§ What the task asks: Print the entries below in their entirety, exactly as they are written.

§ Task inputs:
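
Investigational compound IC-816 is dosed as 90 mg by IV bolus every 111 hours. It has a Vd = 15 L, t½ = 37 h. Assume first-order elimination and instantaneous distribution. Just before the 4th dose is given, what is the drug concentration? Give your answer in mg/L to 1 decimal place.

0.9 mg/L

f = (1/2)^(τ/t½) = (1/2)^(111/37) ≈ 0.1250.
C₀ = D/Vd = 90/15 ≈ 6.000 mg/L.
Before the 4th dose, 3 doses have been given. Superposition: Cmin = C₀·(f + f² + … + f^3).
≈ 6.000 × (0.1250 + 0.0156 + 0.0020) ≈ 6.000 × 0.1426 ≈ 0.856 mg/L.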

§ Expected output:
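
Investigational compound IC-816 is dosed as 90 mg by IV bolus every 111 hours. It has a Vd = 15 L, t½ = 37 h. Assume first-order elimination and instantaneous distribution. Just before the 4th dose is given, what is the drug concentration? Give your answer in mg/L to 1 decimal place.

0.9 mg/L

f = (1/2)^(τ/t½) = (1/2)^(111/37) ≈ 0.1250.
C₀ = D/Vd = 90/15 ≈ 6.000 mg/L.
Before the 4th dose, 3 doses have been given. Superposition: Cmin = C₀·(f + f² + … + f^3).
≈ 6.000 × (0.1250 + 0.0156 + 0.0020) ≈ 6.000 × 0.1426 ≈ 0.856 mg/L.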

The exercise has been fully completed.